═════ Given records

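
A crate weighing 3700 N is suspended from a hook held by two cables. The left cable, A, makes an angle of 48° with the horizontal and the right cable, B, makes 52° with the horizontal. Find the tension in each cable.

ΣF_x = 0: −T_A·cos48° + T_B·cos52° = 0 → T_B = 1.08685·T_A.
ΣF_y = 0: T_A·sin48° + T_B·sin52° = 3700.
Substitute: T_A·(0.743145 + 1.08685·0.788011) = 3700 → T_A = 2313.09 ≈ 2313 N.
Then T_B = 1.08685 × 2313.09 = 2514 N.

T_A = 2313 N, T_B = 2514 N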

══════════

_Task description_. Output the records verbatim, from the first line to the last.

_Response_.
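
A crate weighing 3700 N is suspended from a hook held by two cables. The left cable, A, makes an angle of 48° with the horizontal and the right cable, B, makes 52° with the horizontal. Find the tension in each cable.

ΣF_x = 0: −T_A·cos48° + T_B·cos52° = 0 → T_B = 1.08685·T_A.
ΣF_y = 0: T_A·sin48° + T_B·sin52° = 3700.
Substitute: T_A·(0.743145 + 1.08685·0.788011) = 3700 → T_A = 2313.09 ≈ 2313 N.
Then T_B = 1.08685 × 2313.09 = 2514 N.

T_A = 2313 N, T_B = 2514 N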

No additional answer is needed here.